====== Provided records ======

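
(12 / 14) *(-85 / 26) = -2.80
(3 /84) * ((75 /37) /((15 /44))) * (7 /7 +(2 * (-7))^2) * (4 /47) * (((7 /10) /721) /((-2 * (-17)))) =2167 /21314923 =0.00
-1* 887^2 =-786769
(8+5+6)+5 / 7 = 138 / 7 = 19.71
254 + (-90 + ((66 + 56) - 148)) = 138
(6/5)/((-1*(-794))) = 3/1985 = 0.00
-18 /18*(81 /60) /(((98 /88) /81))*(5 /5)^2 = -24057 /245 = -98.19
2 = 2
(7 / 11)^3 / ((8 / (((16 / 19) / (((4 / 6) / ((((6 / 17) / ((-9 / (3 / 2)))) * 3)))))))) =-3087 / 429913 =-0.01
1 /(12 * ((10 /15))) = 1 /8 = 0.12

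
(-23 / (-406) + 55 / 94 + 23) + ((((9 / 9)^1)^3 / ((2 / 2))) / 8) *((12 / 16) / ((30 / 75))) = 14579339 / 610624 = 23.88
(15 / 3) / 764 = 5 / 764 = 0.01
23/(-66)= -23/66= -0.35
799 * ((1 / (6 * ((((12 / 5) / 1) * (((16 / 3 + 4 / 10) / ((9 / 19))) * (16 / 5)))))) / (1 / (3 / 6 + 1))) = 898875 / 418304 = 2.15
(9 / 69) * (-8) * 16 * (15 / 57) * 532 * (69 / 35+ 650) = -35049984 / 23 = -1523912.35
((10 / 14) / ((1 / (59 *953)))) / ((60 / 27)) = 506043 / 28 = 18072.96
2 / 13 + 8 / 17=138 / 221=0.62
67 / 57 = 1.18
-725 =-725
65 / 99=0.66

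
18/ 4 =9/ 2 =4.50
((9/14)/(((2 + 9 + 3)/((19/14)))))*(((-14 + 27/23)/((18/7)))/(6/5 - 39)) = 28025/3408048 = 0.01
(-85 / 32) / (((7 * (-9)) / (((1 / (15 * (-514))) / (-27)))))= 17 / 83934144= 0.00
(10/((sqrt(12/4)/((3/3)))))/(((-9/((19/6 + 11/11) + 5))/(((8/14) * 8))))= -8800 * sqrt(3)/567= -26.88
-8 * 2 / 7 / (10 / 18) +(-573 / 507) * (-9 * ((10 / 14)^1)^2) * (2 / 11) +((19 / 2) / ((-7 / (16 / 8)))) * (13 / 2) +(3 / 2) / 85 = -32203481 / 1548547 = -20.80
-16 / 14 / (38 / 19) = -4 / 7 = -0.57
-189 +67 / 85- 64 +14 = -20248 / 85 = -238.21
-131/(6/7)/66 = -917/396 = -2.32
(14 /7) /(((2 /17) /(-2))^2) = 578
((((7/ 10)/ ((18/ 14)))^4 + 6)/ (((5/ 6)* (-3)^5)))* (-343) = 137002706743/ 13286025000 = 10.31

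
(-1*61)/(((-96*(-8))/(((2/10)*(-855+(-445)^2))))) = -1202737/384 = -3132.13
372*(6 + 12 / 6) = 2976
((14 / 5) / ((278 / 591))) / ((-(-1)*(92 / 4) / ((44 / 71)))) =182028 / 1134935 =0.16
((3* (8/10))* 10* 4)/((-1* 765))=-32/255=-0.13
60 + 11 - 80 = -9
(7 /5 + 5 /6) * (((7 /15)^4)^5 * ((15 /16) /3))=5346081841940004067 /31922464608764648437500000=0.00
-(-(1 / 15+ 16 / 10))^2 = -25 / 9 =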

======

Aim of the exercise:
Exactly the lines above from the one with "(8+5+6)+5 / 7 = 138 / 7 = 19.71" to the one with "(9 / 69) * (-8) * 16", both included, are to be quoted; leave the rest out.

Answer box:
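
(8+5+6)+5 / 7 = 138 / 7 = 19.71
254 + (-90 + ((66 + 56) - 148)) = 138
(6/5)/((-1*(-794))) = 3/1985 = 0.00
-18 /18*(81 /60) /(((98 /88) /81))*(5 /5)^2 = -24057 /245 = -98.19
2 = 2
(7 / 11)^3 / ((8 / (((16 / 19) / (((4 / 6) / ((((6 / 17) / ((-9 / (3 / 2)))) * 3)))))))) =-3087 / 429913 =-0.01
1 /(12 * ((10 /15))) = 1 /8 = 0.12

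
(-23 / (-406) + 55 / 94 + 23) + ((((9 / 9)^1)^3 / ((2 / 2))) / 8) *((12 / 16) / ((30 / 75))) = 14579339 / 610624 = 23.88
(15 / 3) / 764 = 5 / 764 = 0.01
23/(-66)= -23/66= -0.35
799 * ((1 / (6 * ((((12 / 5) / 1) * (((16 / 3 + 4 / 10) / ((9 / 19))) * (16 / 5)))))) / (1 / (3 / 6 + 1))) = 898875 / 418304 = 2.15
(9 / 69) * (-8) * 16 * (15 / 57) * 532 * (69 / 35+ 650) = -35049984 / 23 = -1523912.35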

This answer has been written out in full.